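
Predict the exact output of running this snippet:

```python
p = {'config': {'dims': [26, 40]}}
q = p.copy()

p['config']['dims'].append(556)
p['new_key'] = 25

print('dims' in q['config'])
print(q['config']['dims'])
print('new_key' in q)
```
True
[26, 40, 556]
False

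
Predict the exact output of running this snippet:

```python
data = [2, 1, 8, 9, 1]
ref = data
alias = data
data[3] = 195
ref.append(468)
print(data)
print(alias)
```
[2, 1, 8, 195, 1, 468]
[2, 1, 8, 195, 1, 468]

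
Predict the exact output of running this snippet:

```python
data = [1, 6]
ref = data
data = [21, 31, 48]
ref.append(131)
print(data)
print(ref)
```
[21, 31, 48]
[1, 6, 131]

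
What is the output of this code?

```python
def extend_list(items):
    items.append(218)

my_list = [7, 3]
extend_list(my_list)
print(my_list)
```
[7, 3, 218]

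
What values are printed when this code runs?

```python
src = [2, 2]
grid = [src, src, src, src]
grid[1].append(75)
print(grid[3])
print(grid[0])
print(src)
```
[2, 2, 75]
[2, 2, 75]
[2, 2, 75]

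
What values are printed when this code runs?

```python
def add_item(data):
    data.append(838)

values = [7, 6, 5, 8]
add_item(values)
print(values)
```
[7, 6, 5, 8, 838]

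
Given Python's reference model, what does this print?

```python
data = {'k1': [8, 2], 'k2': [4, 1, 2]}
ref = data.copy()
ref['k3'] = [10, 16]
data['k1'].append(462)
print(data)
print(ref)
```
{'k1': [8, 2, 462], 'k2': [4, 1, 2]}
{'k1': [8, 2, 462], 'k2': [4, 1, 2], 'k3': [10, 16]}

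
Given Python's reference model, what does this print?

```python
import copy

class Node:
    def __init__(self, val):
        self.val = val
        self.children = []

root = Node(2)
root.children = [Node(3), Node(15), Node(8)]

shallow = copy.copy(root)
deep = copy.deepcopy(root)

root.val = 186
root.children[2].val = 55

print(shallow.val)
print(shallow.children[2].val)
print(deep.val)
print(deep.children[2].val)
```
2
55
2
8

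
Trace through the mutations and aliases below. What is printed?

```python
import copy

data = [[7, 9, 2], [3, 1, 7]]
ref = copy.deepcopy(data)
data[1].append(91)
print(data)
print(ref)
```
[[7, 9, 2], [3, 1, 7, 91]]
[[7, 9, 2], [3, 1, 7]]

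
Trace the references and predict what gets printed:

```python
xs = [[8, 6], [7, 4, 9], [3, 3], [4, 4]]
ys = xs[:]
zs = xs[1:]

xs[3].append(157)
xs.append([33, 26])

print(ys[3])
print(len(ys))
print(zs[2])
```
[4, 4, 157]
4
[4, 4, 157]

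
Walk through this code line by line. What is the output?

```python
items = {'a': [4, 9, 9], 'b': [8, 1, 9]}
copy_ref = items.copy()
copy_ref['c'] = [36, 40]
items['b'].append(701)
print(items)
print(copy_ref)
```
{'a': [4, 9, 9], 'b': [8, 1, 9, 701]}
{'a': [4, 9, 9], 'b': [8, 1, 9, 701], 'c': [36, 40]}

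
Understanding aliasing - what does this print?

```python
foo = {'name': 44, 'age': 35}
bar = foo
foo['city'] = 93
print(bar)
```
{'name': 44, 'age': 35, 'city': 93}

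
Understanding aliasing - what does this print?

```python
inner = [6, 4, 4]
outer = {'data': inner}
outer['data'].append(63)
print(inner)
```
[6, 4, 4, 63]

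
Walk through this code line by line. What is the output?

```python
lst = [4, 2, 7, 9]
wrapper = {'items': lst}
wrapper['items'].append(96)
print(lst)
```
[4, 2, 7, 9, 96]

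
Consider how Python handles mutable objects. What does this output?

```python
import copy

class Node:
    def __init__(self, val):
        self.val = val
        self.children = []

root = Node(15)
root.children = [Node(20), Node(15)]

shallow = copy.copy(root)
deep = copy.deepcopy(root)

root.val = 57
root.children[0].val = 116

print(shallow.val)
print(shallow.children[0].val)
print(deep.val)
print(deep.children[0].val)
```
15
116
15
20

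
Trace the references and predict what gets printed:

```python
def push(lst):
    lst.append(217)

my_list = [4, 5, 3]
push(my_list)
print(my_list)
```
[4, 5, 3, 217]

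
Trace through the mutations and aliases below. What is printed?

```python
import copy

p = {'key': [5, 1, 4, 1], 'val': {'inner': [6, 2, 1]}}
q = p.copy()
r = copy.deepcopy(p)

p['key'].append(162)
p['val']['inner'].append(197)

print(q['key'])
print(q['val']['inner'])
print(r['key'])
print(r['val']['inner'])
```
[5, 1, 4, 1, 162]
[6, 2, 1, 197]
[5, 1, 4, 1]
[6, 2, 1]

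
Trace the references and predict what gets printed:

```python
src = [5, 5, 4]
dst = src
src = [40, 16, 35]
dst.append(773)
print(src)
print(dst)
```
[40, 16, 35]
[5, 5, 4, 773]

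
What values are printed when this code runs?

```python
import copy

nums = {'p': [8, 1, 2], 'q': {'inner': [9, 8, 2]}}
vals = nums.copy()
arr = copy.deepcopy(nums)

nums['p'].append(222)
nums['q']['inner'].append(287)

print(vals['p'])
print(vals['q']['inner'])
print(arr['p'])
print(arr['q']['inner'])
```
[8, 1, 2, 222]
[9, 8, 2, 287]
[8, 1, 2]
[9, 8, 2]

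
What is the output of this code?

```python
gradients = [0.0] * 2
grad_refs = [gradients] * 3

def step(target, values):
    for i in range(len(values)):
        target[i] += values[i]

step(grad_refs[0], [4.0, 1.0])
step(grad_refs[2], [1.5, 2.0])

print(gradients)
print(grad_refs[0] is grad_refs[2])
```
[5.5, 3.0]
True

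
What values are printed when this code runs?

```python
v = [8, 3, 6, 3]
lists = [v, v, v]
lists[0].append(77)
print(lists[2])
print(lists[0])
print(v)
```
[8, 3, 6, 3, 77]
[8, 3, 6, 3, 77]
[8, 3, 6, 3, 77]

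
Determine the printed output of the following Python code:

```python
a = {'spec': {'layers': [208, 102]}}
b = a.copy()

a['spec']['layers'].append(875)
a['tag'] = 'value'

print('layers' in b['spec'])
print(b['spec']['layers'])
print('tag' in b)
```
True
[208, 102, 875]
False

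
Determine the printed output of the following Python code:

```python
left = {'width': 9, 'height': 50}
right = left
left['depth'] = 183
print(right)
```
{'width': 9, 'height': 50, 'depth': 183}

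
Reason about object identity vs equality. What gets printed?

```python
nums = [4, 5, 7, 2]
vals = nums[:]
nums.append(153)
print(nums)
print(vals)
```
[4, 5, 7, 2, 153]
[4, 5, 7, 2]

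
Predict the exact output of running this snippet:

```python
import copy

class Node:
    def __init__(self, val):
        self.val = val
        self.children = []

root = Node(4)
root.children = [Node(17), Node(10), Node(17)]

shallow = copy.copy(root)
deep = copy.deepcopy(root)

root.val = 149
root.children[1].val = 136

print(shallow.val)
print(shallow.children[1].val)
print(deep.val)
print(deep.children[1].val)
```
4
136
4
10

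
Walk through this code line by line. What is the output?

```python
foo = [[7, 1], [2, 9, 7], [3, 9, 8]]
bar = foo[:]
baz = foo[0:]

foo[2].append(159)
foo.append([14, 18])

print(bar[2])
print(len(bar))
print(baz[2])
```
[3, 9, 8, 159]
3
[3, 9, 8, 159]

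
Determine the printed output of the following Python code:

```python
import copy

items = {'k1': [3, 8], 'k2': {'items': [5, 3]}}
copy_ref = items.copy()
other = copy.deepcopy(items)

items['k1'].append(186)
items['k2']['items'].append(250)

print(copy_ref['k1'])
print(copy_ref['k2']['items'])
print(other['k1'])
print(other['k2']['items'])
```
[3, 8, 186]
[5, 3, 250]
[3, 8]
[5, 3]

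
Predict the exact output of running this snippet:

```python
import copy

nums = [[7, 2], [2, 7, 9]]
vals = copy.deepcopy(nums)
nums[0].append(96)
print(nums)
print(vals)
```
[[7, 2, 96], [2, 7, 9]]
[[7, 2], [2, 7, 9]]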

..............................

## About this exercise
Which lines above include the string "values"? Show them.

## Exercise solution
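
What values are printed when this code runs?
What values are printed when this code runs?
values = [7, 6, 5, 8]
add_item(values)
print(values)
What values are printed when this code runs?
def step(target, values):
    for i in range(len(values)):
        target[i] += values[i]
What values are printed when this code runs?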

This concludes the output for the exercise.